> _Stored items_
= = = =
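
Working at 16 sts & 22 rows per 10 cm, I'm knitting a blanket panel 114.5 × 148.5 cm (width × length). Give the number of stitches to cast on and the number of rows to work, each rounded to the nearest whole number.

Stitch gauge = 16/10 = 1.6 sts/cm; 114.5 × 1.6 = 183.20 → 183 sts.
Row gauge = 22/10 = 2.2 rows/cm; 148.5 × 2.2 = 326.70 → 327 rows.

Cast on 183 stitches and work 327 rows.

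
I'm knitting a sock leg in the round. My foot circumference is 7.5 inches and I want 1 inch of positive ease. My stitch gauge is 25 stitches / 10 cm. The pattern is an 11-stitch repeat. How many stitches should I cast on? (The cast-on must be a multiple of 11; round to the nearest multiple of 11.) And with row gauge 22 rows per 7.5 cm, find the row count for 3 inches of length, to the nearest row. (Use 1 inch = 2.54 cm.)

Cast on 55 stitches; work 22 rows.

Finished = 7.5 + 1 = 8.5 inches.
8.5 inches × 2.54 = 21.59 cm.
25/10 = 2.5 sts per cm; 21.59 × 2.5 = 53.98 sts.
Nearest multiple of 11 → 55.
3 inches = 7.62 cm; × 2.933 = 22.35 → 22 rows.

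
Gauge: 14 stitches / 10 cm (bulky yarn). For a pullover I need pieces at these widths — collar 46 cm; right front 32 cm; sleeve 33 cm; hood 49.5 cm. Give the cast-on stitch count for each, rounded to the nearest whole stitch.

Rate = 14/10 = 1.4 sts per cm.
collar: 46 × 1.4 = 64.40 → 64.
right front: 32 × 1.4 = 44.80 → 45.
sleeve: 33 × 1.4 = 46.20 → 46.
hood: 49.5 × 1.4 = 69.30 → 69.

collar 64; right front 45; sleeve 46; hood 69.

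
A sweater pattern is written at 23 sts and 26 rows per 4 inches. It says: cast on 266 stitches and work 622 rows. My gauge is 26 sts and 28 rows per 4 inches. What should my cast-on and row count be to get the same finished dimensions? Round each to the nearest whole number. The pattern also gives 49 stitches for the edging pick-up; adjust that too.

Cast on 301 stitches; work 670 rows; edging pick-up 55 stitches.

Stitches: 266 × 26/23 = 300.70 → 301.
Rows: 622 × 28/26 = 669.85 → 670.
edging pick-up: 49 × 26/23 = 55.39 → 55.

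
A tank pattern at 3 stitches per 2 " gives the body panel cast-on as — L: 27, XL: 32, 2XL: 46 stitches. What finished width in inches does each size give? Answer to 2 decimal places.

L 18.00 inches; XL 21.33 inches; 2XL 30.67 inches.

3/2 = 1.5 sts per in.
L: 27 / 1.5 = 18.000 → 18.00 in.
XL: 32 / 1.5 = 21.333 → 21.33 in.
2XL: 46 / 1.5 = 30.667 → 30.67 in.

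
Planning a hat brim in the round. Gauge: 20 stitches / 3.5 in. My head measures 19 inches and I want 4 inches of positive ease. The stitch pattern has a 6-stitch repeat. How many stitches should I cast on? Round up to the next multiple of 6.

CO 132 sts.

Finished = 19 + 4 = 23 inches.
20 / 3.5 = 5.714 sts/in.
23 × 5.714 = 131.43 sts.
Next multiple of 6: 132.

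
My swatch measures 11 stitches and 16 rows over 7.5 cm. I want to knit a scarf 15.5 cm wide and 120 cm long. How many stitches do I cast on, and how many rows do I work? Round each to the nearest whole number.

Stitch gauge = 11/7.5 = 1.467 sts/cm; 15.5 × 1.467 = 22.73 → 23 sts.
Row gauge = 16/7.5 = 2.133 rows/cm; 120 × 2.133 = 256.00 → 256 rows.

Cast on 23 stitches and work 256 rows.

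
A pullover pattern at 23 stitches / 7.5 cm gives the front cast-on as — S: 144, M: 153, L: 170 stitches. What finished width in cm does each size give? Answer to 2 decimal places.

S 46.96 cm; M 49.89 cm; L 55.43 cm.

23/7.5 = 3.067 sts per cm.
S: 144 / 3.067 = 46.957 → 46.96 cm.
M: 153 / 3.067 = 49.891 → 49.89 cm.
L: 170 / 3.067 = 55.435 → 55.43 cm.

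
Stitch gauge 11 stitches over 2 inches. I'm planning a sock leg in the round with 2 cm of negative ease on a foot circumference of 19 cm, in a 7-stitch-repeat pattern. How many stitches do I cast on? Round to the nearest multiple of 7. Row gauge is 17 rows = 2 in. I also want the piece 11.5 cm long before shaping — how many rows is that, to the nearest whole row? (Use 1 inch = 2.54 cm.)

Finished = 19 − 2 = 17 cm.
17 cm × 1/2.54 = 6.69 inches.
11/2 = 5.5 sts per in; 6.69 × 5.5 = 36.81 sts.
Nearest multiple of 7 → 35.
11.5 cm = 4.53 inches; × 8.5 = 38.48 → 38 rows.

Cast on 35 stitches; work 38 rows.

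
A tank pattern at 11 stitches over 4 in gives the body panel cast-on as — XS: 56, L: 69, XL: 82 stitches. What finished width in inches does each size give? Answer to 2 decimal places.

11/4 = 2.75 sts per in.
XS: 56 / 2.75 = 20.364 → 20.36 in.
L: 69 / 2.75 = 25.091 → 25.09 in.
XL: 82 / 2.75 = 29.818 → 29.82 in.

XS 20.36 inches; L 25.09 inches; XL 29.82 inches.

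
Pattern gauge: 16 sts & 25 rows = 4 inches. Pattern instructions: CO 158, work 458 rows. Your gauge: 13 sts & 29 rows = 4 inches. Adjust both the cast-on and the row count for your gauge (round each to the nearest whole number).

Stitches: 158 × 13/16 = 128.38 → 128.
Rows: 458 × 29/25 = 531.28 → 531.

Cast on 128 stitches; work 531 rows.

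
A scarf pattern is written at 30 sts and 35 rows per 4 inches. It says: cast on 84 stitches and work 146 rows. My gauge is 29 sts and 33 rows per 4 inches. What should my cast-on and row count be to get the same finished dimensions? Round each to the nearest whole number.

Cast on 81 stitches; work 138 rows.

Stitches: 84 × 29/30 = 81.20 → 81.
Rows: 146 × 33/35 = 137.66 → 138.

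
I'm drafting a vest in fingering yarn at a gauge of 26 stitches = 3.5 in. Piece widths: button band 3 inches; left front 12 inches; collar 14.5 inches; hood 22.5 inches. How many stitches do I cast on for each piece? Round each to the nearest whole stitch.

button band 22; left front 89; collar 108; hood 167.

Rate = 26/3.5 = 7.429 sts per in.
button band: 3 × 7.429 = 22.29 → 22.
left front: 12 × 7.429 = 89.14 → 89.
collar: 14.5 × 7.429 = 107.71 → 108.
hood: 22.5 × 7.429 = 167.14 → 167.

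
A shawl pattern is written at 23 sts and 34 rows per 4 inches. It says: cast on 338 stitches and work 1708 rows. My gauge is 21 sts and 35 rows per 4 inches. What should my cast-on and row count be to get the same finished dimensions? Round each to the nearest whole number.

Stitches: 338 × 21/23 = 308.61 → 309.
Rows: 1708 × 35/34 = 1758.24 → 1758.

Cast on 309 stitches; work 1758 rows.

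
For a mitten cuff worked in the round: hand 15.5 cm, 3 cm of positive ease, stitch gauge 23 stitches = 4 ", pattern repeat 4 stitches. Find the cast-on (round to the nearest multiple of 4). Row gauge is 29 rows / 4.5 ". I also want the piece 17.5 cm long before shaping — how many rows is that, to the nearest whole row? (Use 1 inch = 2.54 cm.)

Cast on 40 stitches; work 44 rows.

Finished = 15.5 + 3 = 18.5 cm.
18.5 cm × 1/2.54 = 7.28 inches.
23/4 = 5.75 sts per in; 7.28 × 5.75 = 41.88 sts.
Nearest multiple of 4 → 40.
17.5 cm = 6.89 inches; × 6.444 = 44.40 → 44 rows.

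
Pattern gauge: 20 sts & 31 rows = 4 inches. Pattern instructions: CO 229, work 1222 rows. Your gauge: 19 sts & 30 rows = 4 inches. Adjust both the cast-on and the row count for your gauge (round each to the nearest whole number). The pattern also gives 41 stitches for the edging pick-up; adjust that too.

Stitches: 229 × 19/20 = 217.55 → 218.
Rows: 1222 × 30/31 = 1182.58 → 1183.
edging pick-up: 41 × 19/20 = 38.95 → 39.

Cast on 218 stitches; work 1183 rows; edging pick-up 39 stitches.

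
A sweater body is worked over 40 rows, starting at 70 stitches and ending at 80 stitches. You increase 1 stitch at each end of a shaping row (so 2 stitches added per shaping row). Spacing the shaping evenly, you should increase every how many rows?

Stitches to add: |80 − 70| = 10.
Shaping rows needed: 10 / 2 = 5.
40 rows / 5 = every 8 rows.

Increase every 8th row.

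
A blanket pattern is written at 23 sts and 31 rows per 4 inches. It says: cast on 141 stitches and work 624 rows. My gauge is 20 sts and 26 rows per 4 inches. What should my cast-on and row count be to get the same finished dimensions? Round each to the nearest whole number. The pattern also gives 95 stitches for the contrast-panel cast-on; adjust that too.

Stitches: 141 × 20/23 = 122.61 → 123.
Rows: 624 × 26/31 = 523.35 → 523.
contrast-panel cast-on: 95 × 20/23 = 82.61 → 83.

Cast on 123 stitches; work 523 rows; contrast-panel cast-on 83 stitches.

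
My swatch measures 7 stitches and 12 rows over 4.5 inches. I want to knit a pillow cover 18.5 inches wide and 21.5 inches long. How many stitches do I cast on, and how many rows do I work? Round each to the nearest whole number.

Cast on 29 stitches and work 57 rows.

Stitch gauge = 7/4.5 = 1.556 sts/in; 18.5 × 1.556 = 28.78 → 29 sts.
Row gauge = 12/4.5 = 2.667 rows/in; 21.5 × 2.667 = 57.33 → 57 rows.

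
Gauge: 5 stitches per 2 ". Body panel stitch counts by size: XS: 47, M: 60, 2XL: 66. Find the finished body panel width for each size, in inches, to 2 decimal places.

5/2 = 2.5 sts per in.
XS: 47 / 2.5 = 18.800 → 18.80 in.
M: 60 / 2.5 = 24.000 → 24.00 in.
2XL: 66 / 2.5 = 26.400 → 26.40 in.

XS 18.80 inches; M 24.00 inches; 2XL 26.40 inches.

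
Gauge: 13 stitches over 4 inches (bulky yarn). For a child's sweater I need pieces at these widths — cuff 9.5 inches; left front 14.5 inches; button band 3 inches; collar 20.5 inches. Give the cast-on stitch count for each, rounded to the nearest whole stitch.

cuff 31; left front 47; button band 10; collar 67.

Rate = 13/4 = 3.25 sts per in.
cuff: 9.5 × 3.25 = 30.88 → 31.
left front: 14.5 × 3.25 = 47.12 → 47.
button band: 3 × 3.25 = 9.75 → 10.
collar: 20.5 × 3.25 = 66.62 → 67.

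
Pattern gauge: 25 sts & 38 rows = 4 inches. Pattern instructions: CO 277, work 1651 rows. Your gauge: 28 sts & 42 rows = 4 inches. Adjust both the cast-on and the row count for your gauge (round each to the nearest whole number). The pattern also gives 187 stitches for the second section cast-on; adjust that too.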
= = = =
In the records above, return precisely the line containing "Gauge: 5 stitches" and each line that comes after it, up to the final one.

> _RESULT FOR THIS TASK_
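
Gauge: 5 stitches per 2 ". Body panel stitch counts by size: XS: 47, M: 60, 2XL: 66. Find the finished body panel width for each size, in inches, to 2 decimal places.

5/2 = 2.5 sts per in.
XS: 47 / 2.5 = 18.800 → 18.80 in.
M: 60 / 2.5 = 24.000 → 24.00 in.
2XL: 66 / 2.5 = 26.400 → 26.40 in.

XS 18.80 inches; M 24.00 inches; 2XL 26.40 inches.

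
Gauge: 13 stitches over 4 inches (bulky yarn). For a child's sweater I need pieces at these widths — cuff 9.5 inches; left front 14.5 inches; button band 3 inches; collar 20.5 inches. Give the cast-on stitch count for each, rounded to the nearest whole stitch.

cuff 31; left front 47; button band 10; collar 67.

Rate = 13/4 = 3.25 sts per in.
cuff: 9.5 × 3.25 = 30.88 → 31.
left front: 14.5 × 3.25 = 47.12 → 47.
button band: 3 × 3.25 = 9.75 → 10.
collar: 20.5 × 3.25 = 66.62 → 67.

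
Pattern gauge: 25 sts & 38 rows = 4 inches. Pattern instructions: CO 277, work 1651 rows. Your gauge: 28 sts & 42 rows = 4 inches. Adjust both the cast-on and the row count for your gauge (round each to the nearest whole number). The pattern also gives 187 stitches for the second section cast-on; adjust that too.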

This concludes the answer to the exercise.